Data excerpts
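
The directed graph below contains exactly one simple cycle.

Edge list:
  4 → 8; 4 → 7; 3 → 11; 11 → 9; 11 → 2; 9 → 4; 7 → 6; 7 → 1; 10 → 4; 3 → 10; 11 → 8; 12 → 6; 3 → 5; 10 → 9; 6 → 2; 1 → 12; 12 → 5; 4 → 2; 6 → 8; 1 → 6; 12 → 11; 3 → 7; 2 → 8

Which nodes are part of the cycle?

1, 4, 7, 9, 11, 12

DFS with gray/black marking from 7:
7 gray
  1 gray
    6 gray
      8 gray
      8 black
      2 gray
        2→8: 8 black — skip
      2 black
    6 black
    12 gray
      12→6: 6 black — skip
      5 gray
      5 black
      11 gray
        11→8: 8 black — skip
        11→2: 2 black — skip
        9 gray
          4 gray
            4→8: 8 black — skip
            4→2: 2 black — skip
            4→7: 7 is gray → back edge
Back edge closes the cycle 7 → 1 → 12 → 11 → 9 → 4 → 7; its vertices are {1, 4, 7, 9, 11, 12}.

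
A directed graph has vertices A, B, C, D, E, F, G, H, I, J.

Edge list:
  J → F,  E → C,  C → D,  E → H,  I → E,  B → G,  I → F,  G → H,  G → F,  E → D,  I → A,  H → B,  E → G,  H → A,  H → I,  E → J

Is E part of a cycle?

E is on a cycle iff E can reach itself via ≥1 edge.
E → H → I → E — yes.

Yes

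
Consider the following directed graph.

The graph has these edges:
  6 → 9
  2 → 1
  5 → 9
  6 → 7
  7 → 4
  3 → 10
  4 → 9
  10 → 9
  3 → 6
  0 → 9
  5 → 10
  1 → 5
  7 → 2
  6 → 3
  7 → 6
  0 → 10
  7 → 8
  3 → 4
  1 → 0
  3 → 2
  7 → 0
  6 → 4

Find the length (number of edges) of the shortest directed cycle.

2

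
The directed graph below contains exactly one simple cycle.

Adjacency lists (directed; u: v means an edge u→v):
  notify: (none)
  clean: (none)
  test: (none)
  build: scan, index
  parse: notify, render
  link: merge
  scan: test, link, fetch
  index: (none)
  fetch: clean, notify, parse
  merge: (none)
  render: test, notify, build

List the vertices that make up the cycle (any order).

DFS with gray/black marking from scan:
scan gray
  test gray
  test black
  link gray
    merge gray
    merge black
  link black
  fetch gray
    clean gray
    clean black
    notify gray
    notify black
    parse gray
      parse→notify: notify black — skip
      render gray
        render→test: test black — skip
        render→notify: notify black — skip
        build gray
          build→scan: scan is gray → back edge
Back edge closes the cycle scan → fetch → parse → render → build → scan; its vertices are {scan, build, fetch, parse, render}.

scan, build, fetch, parse, render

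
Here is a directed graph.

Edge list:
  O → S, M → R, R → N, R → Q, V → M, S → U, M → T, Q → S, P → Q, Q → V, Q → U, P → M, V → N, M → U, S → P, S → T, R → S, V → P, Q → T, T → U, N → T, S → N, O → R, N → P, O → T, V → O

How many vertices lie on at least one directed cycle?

8

A vertex is on a directed cycle iff it belongs to a strongly connected component of size ≥ 2 (or has a self-loop).
The vertices on cycles are {M, N, O, P, Q, R, S, V} — 8 in total.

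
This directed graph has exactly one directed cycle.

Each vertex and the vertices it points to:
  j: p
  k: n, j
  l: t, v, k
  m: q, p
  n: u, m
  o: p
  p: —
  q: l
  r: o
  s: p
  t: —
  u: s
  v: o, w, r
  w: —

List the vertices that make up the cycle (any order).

k, l, m, n, q

DFS with gray/black marking from l:
l gray
  t gray
  t black
  v gray
    o gray
      p gray
      p black
    o black
    w gray
    w black
    r gray
      r→o: o black — skip
    r black
  v black
  k gray
    n gray
      u gray
        s gray
          s→p: p black — skip
        s black
      u black
      m gray
        q gray
          q→l: l is gray → back edge
Back edge closes the cycle l → k → n → m → q → l; its vertices are {k, l, m, n, q}.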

§ TASK GOAL
What you retype should run from the first line of the entries above through the line containing "4 → 8; 4 → 7; 3", exactly and in full.

§ SOLUTION FOR THIS EXERCISE
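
The directed graph below contains exactly one simple cycle.

Edge list:
  4 → 8; 4 → 7; 3 → 11; 11 → 9; 11 → 2; 9 → 4; 7 → 6; 7 → 1; 10 → 4; 3 → 10; 11 → 8; 12 → 6; 3 → 5; 10 → 9; 6 → 2; 1 → 12; 12 → 5; 4 → 2; 6 → 8; 1 → 6; 12 → 11; 3 → 7; 2 → 8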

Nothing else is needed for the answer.